Write out, word for word, every line in the data below from the one containing "1. add_link —" to the one containing "3. add_link —", both of them included.

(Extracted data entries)
************

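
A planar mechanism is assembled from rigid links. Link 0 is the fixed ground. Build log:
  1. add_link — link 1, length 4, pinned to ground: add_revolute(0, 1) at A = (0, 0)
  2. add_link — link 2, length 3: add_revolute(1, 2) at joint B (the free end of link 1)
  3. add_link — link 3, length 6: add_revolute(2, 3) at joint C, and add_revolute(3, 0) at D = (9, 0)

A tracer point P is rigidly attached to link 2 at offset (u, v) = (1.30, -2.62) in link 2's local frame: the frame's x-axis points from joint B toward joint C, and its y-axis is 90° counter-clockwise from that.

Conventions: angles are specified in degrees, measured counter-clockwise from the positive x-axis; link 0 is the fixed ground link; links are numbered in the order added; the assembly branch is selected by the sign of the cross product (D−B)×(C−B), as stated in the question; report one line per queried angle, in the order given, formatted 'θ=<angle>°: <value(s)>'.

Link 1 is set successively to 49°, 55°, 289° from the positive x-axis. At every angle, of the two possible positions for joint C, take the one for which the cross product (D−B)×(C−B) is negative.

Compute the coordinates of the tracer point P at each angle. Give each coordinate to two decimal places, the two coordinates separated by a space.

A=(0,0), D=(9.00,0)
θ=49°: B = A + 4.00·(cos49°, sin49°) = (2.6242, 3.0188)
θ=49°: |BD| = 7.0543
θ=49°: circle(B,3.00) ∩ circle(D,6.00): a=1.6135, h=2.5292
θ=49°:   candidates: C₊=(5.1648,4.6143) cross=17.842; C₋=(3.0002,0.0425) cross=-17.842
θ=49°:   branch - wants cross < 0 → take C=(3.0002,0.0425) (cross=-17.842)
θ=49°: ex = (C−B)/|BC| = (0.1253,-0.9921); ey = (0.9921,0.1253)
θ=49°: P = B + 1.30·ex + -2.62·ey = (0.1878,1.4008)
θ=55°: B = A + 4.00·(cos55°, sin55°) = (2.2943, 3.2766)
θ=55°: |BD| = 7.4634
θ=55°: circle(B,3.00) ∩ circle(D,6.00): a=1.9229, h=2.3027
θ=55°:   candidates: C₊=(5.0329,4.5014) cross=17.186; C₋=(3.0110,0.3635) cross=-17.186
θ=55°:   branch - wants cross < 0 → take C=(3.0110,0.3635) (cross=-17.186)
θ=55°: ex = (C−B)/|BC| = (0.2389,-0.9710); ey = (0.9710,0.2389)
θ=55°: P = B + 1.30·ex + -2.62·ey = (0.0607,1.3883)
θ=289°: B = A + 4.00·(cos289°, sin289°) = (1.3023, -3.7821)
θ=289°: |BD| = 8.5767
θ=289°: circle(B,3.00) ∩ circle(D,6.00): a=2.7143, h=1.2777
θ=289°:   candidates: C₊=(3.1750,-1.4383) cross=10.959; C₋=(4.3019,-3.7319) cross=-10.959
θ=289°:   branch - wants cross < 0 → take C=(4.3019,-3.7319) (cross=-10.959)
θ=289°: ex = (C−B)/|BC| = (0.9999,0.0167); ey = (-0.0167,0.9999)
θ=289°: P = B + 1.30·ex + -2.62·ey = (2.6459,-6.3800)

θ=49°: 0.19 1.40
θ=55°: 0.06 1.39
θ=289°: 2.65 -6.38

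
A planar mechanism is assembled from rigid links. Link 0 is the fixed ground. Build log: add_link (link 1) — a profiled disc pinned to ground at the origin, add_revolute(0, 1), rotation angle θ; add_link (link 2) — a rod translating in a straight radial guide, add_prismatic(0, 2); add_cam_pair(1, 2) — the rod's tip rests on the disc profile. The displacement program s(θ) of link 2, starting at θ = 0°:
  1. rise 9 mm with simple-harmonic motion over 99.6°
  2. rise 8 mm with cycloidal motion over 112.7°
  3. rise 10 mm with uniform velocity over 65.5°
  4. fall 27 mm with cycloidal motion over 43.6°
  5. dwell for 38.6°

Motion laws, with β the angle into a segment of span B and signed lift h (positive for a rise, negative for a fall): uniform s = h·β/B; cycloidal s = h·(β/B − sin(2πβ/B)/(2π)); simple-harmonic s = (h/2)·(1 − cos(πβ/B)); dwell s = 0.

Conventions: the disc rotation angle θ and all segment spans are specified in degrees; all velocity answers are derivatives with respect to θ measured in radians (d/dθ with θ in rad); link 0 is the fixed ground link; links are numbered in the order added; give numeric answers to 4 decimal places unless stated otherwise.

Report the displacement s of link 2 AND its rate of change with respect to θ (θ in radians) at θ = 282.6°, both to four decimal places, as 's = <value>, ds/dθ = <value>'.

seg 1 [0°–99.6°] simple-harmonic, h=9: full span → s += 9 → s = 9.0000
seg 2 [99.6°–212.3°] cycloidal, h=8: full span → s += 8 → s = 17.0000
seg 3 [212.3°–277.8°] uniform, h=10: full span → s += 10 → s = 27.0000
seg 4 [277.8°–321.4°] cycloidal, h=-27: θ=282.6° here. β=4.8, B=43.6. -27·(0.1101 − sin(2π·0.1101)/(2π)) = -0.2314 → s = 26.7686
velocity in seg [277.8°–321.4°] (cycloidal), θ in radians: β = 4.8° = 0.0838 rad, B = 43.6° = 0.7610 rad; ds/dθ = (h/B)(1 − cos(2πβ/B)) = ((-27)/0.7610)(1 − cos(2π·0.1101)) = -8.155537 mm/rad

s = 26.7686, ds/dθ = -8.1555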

************

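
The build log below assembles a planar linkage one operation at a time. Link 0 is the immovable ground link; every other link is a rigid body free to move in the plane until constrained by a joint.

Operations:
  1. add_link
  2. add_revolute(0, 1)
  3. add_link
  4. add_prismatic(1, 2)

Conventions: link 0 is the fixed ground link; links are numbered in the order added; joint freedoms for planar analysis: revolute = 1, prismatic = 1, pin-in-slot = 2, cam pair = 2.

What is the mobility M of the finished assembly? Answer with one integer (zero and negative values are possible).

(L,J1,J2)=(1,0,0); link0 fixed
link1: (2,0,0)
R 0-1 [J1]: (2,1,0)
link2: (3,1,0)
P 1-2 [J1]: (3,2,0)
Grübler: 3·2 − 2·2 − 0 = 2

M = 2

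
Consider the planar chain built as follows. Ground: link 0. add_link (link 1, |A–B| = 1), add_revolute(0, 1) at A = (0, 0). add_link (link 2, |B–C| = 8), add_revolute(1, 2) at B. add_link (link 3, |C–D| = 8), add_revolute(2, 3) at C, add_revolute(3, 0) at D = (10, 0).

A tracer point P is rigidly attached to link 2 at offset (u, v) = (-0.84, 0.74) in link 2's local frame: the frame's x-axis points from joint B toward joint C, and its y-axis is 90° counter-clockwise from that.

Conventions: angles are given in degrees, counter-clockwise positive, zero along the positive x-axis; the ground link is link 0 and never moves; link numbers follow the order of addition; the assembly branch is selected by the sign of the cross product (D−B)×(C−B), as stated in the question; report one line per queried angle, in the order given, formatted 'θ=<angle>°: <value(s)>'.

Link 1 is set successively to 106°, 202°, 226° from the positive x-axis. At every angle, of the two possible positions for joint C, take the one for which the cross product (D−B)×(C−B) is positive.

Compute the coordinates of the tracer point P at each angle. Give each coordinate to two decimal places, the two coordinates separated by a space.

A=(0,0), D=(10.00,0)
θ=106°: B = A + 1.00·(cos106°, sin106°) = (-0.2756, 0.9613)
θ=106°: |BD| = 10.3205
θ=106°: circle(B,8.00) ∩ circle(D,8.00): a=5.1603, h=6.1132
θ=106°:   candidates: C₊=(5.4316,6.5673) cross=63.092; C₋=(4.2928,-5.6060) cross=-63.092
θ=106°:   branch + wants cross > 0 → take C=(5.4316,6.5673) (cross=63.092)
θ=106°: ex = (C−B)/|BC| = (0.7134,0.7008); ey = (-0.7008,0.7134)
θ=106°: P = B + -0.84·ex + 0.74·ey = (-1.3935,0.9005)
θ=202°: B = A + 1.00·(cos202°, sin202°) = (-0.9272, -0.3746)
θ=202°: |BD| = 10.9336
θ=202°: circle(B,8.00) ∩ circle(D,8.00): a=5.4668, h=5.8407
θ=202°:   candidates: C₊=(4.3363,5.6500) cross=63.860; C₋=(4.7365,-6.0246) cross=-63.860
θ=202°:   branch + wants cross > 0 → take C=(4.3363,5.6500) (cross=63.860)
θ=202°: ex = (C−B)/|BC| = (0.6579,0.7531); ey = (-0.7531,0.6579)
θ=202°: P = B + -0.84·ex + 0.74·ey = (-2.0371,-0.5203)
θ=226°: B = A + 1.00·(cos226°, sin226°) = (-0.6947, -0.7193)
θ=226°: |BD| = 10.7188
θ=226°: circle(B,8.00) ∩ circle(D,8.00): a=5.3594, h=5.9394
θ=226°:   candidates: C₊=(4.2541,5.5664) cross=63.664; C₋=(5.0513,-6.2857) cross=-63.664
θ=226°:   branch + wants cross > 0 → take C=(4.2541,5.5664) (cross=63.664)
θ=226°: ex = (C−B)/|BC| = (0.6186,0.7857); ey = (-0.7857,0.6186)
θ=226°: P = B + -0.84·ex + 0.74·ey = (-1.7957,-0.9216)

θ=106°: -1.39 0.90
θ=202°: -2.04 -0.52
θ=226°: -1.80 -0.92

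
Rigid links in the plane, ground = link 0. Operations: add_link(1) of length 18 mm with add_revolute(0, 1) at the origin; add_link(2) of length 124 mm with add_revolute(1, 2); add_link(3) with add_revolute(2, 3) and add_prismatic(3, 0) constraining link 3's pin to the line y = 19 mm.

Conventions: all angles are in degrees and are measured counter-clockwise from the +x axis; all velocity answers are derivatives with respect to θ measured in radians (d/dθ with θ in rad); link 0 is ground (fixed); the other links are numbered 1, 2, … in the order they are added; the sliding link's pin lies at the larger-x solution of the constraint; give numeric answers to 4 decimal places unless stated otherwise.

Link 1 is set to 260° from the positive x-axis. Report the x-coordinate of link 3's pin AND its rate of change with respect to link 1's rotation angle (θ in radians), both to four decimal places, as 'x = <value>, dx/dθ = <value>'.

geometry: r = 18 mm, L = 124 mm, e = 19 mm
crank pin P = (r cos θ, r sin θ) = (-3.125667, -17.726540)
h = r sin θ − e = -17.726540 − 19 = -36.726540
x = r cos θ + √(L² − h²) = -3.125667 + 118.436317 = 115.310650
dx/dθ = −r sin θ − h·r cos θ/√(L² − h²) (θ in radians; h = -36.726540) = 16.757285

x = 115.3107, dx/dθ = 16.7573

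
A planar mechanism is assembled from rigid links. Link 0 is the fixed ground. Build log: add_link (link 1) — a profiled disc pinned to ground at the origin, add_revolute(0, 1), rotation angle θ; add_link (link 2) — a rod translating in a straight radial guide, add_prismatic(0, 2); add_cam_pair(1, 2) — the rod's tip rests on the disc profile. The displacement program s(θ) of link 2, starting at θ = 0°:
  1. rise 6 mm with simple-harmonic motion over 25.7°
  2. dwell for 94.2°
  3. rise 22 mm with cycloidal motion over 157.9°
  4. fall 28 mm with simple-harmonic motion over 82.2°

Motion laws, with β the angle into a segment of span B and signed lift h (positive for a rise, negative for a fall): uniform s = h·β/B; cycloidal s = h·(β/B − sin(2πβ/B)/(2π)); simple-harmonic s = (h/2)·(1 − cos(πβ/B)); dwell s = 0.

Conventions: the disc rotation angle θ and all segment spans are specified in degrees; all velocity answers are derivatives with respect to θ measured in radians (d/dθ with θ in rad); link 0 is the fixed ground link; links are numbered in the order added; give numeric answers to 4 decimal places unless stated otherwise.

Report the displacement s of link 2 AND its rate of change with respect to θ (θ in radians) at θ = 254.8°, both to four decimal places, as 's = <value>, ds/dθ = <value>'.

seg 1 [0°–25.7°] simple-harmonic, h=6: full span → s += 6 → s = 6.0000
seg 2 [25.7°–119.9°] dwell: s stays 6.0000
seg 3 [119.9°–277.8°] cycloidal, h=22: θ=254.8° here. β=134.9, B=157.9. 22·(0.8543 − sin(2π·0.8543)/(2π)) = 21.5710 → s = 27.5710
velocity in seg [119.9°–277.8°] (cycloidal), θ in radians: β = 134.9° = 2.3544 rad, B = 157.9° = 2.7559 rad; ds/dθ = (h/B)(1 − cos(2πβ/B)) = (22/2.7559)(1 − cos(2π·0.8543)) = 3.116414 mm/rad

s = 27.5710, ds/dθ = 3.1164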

************

# Problem solution
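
  1. add_link — link 1, length 4, pinned to ground: add_revolute(0, 1) at A = (0, 0)
  2. add_link — link 2, length 3: add_revolute(1, 2) at joint B (the free end of link 1)
  3. add_link — link 3, length 6: add_revolute(2, 3) at joint C, and add_revolute(3, 0) at D = (9, 0)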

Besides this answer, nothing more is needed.